▶ _Task brief_
The response must match the data below exactly, line for line.

Collected data entries

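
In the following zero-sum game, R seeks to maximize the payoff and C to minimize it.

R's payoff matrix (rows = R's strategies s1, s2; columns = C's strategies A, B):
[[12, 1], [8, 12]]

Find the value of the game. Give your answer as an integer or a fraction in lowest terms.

136/15

Row minima are 1 and 8, so R's maximin is 8; column maxima are 12 and 12, so C's minimax is 12. These differ, so the equilibrium is in mixed strategies.
Let R play s1 with probability p. C is indifferent when 12p + 8(1−p) = p + 12(1−p), giving p = 4/15.
Let C play A with probability q. R is indifferent when 12q + (1−q) = 8q + 12(1−q), giving q = 11/15.
The value is 12·(11/15) + (1)·(4/15) = 136/15.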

▶ _Result_
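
In the following zero-sum game, R seeks to maximize the payoff and C to minimize it.

R's payoff matrix (rows = R's strategies s1, s2; columns = C's strategies A, B):
[[12, 1], [8, 12]]

Find the value of the game. Give your answer as an integer or a fraction in lowest terms.

136/15

Row minima are 1 and 8, so R's maximin is 8; column maxima are 12 and 12, so C's minimax is 12. These differ, so the equilibrium is in mixed strategies.
Let R play s1 with probability p. C is indifferent when 12p + 8(1−p) = p + 12(1−p), giving p = 4/15.
Let C play A with probability q. R is indifferent when 12q + (1−q) = 8q + 12(1−q), giving q = 11/15.
The value is 12·(11/15) + (1)·(4/15) = 136/15.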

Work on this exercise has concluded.